Please output the section of the listing below that opens with the line containing "The thrust plane is known" and closes with the line containing "4829473 | 327.0 |", exactly and with nothing else.

- _Exercise data_
□ □ □ □ □

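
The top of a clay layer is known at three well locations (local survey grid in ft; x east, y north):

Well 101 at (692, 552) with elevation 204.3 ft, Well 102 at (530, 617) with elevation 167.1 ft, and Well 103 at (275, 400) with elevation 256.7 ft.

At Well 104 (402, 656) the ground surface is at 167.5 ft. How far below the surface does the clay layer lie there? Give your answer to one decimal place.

24.1 ft

Two edge vectors: Well 101→Well 102 = (-162, 65, -37.2), Well 101→Well 103 = (-417, -152, 52.4).
Normal n = (Well 101→Well 102) × (Well 101→Well 103) = (-2248.4, 24001.2, 51729).
So ∂z/∂x = −n_x/n_z = 0.04346 and ∂z/∂y = −n_y/n_z = −0.46398.
Intercept c from Well 101: 204.3 − 30.08 + 256.12 = 430.34.
At (402, 656): z_contact = 17.47 − 304.37 + 430.34 = 143.44 ft.
Depth below ground = 167.5 − 143.44 = 24.1 ft.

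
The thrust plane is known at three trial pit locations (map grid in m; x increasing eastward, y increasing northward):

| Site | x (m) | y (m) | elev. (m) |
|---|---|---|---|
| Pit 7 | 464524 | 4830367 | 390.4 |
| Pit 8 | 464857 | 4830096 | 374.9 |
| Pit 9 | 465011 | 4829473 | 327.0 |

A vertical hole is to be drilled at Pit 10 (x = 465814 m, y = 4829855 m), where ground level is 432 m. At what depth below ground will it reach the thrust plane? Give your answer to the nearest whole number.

Two edge vectors: Pit 7→Pit 8 = (333, -271, -15.5), Pit 7→Pit 9 = (487, -894, -63.4).
Normal n = (Pit 7→Pit 8) × (Pit 7→Pit 9) = (3324.4, 13563.7, -165725).
So ∂z/∂x = −n_x/n_z = 0.02005974 and ∂z/∂y = −n_y/n_z = 0.08184462.
Intercept c from Pit 7: 390.4 − 9318.23 − 395339.56 = −404267.39.
At (465814, 4829855): z_contact = 9344.1 + 395297.7 − 404267.39 = 374.4 m.
Depth below ground = 432 − 374.4 = 58 m.

58 m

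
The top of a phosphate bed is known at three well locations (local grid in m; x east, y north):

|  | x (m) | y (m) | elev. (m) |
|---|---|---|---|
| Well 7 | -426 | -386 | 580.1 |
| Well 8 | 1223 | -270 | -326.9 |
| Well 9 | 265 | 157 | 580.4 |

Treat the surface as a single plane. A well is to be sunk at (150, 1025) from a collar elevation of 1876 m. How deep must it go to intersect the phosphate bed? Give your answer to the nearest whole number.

Let the plane be z = a·x + b·y + c.
Well 8−Well 7: 1649a + 116b = −907;  Well 9−Well 7: 691a + 543b = 0.3.
Solving gives a = −0.60415, b = 0.76937.
Then c = 580.1 − a·-426 − b·-386 = 619.71.
At (150, 1025): z_contact = −90.6 + 788.6 + 619.71 = 1317.7 m.
Depth below ground = 1876 − 1317.7 = 558 m.

558 m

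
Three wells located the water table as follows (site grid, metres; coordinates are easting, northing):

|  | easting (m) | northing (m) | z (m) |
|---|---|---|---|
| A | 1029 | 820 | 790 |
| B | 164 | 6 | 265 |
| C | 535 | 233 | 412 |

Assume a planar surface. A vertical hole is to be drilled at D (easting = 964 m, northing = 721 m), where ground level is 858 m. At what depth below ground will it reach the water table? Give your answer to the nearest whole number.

132 m

Two edge vectors: A→B = (-865, -814, -525), A→C = (-494, -587, -378).
Normal n = (A→B) × (A→C) = (-483, -67620, 105639).
So ∂z/∂easting = −n_x/n_z = 0.00457 and ∂z/∂northing = −n_y/n_z = 0.64010.
Intercept c from A: 790 − 4.70 − 524.89 = 260.41.
At (964, 721): z_contact = 4.4 + 461.5 + 260.41 = 726.3 m.
Depth below ground = 858 − 726.3 = 132 m.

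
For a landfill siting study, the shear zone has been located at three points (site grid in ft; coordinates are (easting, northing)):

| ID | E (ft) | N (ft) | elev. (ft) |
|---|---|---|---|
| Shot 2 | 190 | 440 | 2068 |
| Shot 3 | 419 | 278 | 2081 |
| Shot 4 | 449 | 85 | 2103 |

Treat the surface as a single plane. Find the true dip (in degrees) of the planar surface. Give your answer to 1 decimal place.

Let the plane be z = a·E + b·N + c.
Shot 3−Shot 2: 229a − 162b = 13;  Shot 4−Shot 2: 259a − 355b = 35.
Solving gives a = −0.02682, b = −0.11816.
Gradient magnitude |∇z| = √(a² + b²) = √(0.00072 + 0.01396) = 0.12116.
True dip = arctan(0.12116) = 6.9°, dipping toward NNE (azimuth ≈ 013°).

6.9°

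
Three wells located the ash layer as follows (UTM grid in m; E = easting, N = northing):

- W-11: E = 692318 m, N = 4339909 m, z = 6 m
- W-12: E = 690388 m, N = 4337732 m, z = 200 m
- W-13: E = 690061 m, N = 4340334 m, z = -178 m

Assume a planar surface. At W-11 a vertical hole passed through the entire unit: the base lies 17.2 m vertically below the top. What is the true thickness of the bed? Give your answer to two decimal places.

Let the plane be z = a·E + b·N + c.
W-12−W-11: −1930a − 2177b = 194;  W-13−W-11: −2257a + 425b = −184.
Solving gives a = 0.05548, b = −0.13830.
|∇z| = √(a²+b²) = 0.14901, so dip δ = arctan(0.14901) = 8.48°.
True thickness = vertical thickness × cos δ = 17.2 × cos 8.48° = 17.01 m.

17.01 m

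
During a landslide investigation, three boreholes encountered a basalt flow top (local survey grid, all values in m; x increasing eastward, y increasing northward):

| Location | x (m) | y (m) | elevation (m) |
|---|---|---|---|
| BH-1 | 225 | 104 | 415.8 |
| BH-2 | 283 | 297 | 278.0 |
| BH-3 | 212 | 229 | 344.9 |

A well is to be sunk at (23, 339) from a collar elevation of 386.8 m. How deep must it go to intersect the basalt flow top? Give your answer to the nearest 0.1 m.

Let the plane be z = a·x + b·y + c.
BH-2−BH-1: 58a + 193b = −137.8;  BH-3−BH-1: −13a + 125b = −70.9.
Solving gives a = −0.36288, b = −0.60494.
Then c = 415.8 − a·225 − b·104 = 560.36.
At (23, 339): z_contact = −8.35 − 205.07 + 560.36 = 346.94 m.
Depth below ground = 386.8 − 346.94 = 39.9 m.

39.9 m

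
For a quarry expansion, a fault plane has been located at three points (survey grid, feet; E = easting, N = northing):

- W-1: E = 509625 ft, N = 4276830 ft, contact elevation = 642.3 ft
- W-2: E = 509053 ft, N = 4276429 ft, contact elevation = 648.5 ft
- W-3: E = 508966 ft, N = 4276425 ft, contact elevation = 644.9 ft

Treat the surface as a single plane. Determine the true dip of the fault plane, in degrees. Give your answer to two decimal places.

5.23°

Two edge vectors: W-1→W-2 = (-572, -401, 6.2), W-1→W-3 = (-659, -405, 2.6).
Normal n = (W-1→W-2) × (W-1→W-3) = (1468.4, -2598.6, -32599).
So ∂z/∂E = −n_x/n_z = 0.04504 and ∂z/∂N = −n_y/n_z = −0.07971.
Gradient magnitude |∇z| = √(a² + b²) = √(0.00203 + 0.00635) = 0.09156.
True dip = arctan(0.09156) = 5.23°, dipping toward NNW (azimuth ≈ 331°).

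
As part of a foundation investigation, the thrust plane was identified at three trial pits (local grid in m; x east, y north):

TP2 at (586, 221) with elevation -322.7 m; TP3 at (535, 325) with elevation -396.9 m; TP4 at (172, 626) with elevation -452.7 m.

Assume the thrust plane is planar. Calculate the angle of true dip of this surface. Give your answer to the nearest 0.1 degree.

Let the plane be z = a·x + b·y + c.
TP3−TP2: −51a + 104b = −74.2;  TP4−TP2: −414a + 405b = −130.
Solving gives a = −0.73796, b = −1.07534.
Gradient magnitude |∇z| = √(a² + b²) = √(0.54458 + 1.15637) = 1.30420.
True dip = arctan(1.30420) = 52.5°, dipping toward NE (azimuth ≈ 034°).

52.5°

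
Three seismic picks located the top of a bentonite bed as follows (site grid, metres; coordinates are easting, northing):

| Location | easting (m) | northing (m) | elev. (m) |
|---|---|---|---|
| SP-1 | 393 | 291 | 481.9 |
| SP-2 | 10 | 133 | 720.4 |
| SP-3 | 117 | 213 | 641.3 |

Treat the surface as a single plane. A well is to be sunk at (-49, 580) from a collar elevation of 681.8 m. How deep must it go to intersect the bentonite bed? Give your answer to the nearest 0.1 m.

88.6 m

Let the plane be z = a·easting + b·northing + c.
SP-2−SP-1: −383a − 158b = 238.5;  SP-3−SP-1: −276a − 78b = 159.4.
Solving gives a = −0.47926, b = −0.34774.
Then c = 481.9 − a·393 − b·291 = 771.44.
At (-49, 580): z_contact = 23.48 − 201.69 + 771.44 = 593.24 m.
Depth below ground = 681.8 − 593.24 = 88.6 m.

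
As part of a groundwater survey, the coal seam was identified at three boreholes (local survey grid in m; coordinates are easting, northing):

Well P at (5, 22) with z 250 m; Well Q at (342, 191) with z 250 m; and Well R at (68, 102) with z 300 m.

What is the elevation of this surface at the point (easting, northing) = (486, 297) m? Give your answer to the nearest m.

285 m

Two edge vectors: Well P→Well Q = (337, 169, 0), Well P→Well R = (63, 80, 50).
Normal n = (Well P→Well Q) × (Well P→Well R) = (8450, -16850, 16313).
So ∂z/∂easting = −n_x/n_z = −0.51799 and ∂z/∂northing = −n_y/n_z = 1.03292.
Intercept c from Well P: 250 + 2.59 − 22.72 = 229.87.
At (486, 297): z = −251.7 + 306.8 + 229.87 = 284.9 m.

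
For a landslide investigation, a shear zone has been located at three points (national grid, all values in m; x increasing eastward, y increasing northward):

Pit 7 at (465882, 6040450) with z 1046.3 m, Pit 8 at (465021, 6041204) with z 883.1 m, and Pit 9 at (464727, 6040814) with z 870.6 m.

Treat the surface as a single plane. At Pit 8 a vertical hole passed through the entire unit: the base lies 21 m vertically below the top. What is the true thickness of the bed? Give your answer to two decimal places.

20.78 m

Two edge vectors: Pit 7→Pit 8 = (-861, 754, -163.2), Pit 7→Pit 9 = (-1155, 364, -175.7).
Normal n = (Pit 7→Pit 8) × (Pit 7→Pit 9) = (-73073, 37218.3, 557466).
So ∂z/∂x = −n_x/n_z = 0.13108 and ∂z/∂y = −n_y/n_z = −0.06676.
|∇z| = √(a²+b²) = 0.14710, so dip δ = arctan(0.14710) = 8.37°.
True thickness = vertical thickness × cos δ = 21 × cos 8.37° = 20.78 m.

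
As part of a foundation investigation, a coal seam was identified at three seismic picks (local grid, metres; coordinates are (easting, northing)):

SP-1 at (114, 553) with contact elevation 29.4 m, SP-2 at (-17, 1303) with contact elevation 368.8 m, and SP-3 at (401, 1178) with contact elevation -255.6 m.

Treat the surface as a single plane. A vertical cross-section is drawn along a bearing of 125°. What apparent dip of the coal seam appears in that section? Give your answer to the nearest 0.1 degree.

Let the plane be z = a·E + b·N + c.
SP-2−SP-1: −131a + 750b = 339.4;  SP-3−SP-1: 287a + 625b = −285.
Solving gives a = −1.43332, b = 0.20218.
Unit vector along 125° is (sin 125°, cos 125°) = (0.8192, -0.5736).
Slope in that direction = a·(0.8192) + b·(-0.5736) = −1.29007.
Apparent dip = arctan|1.29007| = 52.2° (true dip is 55.4°, so apparent ≤ true as expected).

52.2°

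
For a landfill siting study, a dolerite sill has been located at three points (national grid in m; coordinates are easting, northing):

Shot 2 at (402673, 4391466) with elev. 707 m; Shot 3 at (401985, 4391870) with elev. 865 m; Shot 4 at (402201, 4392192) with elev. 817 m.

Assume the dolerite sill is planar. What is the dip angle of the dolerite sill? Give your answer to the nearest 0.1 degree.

Let the plane be z = a·easting + b·northing + c.
Shot 3−Shot 2: −688a + 404b = 158;  Shot 4−Shot 2: −472a + 726b = 110.
Solving gives a = −0.22755, b = 0.00358.
Gradient magnitude |∇z| = √(a² + b²) = √(0.05178 + 0.00001) = 0.22758.
True dip = arctan(0.22758) = 12.8°, dipping toward E (azimuth ≈ 091°).

12.8°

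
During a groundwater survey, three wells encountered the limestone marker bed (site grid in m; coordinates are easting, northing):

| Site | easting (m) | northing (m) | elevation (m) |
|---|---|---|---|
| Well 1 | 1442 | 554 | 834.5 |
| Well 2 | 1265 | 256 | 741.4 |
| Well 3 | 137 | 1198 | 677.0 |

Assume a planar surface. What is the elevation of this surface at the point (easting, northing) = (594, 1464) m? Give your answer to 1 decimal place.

Two edge vectors: Well 1→Well 2 = (-177, -298, -93.1), Well 1→Well 3 = (-1305, 644, -157.5).
Normal n = (Well 1→Well 2) × (Well 1→Well 3) = (106891.4, 93618, -502878).
So ∂z/∂easting = −n_x/n_z = 0.212559 and ∂z/∂northing = −n_y/n_z = 0.186164.
Intercept c from Well 1: 834.5 − 306.51 − 103.14 = 424.85.
At (594, 1464): z = 126.3 + 272.5 + 424.85 = 823.7 m.

823.7 m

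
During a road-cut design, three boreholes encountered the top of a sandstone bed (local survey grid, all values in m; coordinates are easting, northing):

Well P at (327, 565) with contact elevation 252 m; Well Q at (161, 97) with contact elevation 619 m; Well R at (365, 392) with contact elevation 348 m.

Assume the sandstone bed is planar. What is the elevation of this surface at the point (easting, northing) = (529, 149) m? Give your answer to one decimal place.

438.7 m

Let the plane be z = a·easting + b·northing + c.
Well Q−Well P: −166a − 468b = 367;  Well R−Well P: 38a − 173b = 96.
Solving gives a = −0.39919, b = −0.64260.
Then c = 252 − a·327 − b·565 = 745.60.
At (529, 149): z = −211.2 − 95.7 + 745.60 = 438.7 m.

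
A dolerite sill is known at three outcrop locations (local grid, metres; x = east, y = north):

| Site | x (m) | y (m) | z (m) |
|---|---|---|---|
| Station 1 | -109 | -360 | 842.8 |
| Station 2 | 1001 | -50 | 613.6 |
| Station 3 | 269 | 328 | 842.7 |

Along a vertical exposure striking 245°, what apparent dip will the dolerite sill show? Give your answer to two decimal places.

Two edge vectors: Station 1→Station 2 = (1110, 310, -229.2), Station 1→Station 3 = (378, 688, -0.1).
Normal n = (Station 1→Station 2) × (Station 1→Station 3) = (157658.6, -86526.6, 646500).
So ∂z/∂x = −n_x/n_z = −0.24386 and ∂z/∂y = −n_y/n_z = 0.13384.
Unit vector along 245° is (sin 245°, cos 245°) = (-0.9063, -0.4226).
Slope in that direction = a·(-0.9063) + b·(-0.4226) = 0.16445.
Apparent dip = arctan|0.16445| = 9.34° (true dip is 15.5°, so apparent ≤ true as expected).

9.34°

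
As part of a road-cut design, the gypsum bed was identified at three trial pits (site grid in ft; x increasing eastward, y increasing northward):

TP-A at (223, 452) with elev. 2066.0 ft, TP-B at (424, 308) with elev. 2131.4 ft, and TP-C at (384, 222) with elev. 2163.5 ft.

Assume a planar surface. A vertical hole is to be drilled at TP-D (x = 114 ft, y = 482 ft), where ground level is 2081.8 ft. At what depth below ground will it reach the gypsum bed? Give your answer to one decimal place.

32.3 ft

Let the plane be z = a·x + b·y + c.
TP-B−TP-A: 201a − 144b = 65.4;  TP-C−TP-A: 161a − 230b = 97.5.
Solving gives a = 0.04348, b = −0.39348.
Then c = 2066 − a·223 − b·452 = 2234.16.
At (114, 482): z_contact = 4.96 − 189.66 + 2234.16 = 2049.46 ft.
Depth below ground = 2081.8 − 2049.46 = 32.3 ft.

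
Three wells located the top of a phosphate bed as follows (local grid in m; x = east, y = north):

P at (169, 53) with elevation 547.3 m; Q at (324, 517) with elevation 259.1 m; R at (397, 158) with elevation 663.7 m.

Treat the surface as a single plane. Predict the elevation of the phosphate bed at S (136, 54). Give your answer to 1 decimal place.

515.3 m

Let the plane be z = a·x + b·y + c.
Q−P: 155a + 464b = −288.2;  R−P: 228a + 105b = 116.4.
Solving gives a = 0.94139, b = −0.93559.
Then c = 547.3 − a·169 − b·53 = 437.79.
At (136, 54): z = 128.0 − 50.5 + 437.79 = 515.3 m.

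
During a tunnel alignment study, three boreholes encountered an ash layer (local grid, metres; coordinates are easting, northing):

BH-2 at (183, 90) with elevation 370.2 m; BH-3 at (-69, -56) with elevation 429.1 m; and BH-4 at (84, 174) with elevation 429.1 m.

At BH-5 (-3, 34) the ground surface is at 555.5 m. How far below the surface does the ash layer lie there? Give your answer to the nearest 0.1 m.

128.7 m

Two edge vectors: BH-2→BH-3 = (-252, -146, 58.9), BH-2→BH-4 = (-99, 84, 58.9).
Normal n = (BH-2→BH-3) × (BH-2→BH-4) = (-13547, 9011.7, -35622).
So ∂z/∂easting = −n_x/n_z = −0.38030 and ∂z/∂northing = −n_y/n_z = 0.25298.
Intercept c from BH-2: 370.2 + 69.59 − 22.77 = 417.03.
At (-3, 34): z_contact = 1.14 + 8.60 + 417.03 = 426.77 m.
Depth below ground = 555.5 − 426.77 = 128.7 m.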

□ □ □ □ □

- _Solution_
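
The thrust plane is known at three trial pit locations (map grid in m; x increasing eastward, y increasing northward):

| Site | x (m) | y (m) | elev. (m) |
|---|---|---|---|
| Pit 7 | 464524 | 4830367 | 390.4 |
| Pit 8 | 464857 | 4830096 | 374.9 |
| Pit 9 | 465011 | 4829473 | 327.0 |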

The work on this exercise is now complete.